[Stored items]
+++++
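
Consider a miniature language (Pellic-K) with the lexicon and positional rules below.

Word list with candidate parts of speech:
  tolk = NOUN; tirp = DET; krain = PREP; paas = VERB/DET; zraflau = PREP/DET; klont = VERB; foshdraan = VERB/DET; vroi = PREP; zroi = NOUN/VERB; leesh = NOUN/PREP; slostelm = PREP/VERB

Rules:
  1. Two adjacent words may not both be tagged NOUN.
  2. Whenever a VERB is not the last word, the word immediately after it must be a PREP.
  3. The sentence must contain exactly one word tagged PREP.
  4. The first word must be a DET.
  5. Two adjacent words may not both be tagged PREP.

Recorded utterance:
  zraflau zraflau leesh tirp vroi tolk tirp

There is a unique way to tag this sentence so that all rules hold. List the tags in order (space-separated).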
+++++
__WHAT IS REQUIRED__
Task for the records above: copy every line in which the word "zraflau" occurs.

__WRITTEN SOLUTION__
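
  tolk = NOUN; tirp = DET; krain = PREP; paas = VERB/DET; zraflau = PREP/DET; klont = VERB; foshdraan = VERB/DET; vroi = PREP; zroi = NOUN/VERB; leesh = NOUN/PREP; slostelm = PREP/VERB
  zraflau zraflau leesh tirp vroi tolk tirp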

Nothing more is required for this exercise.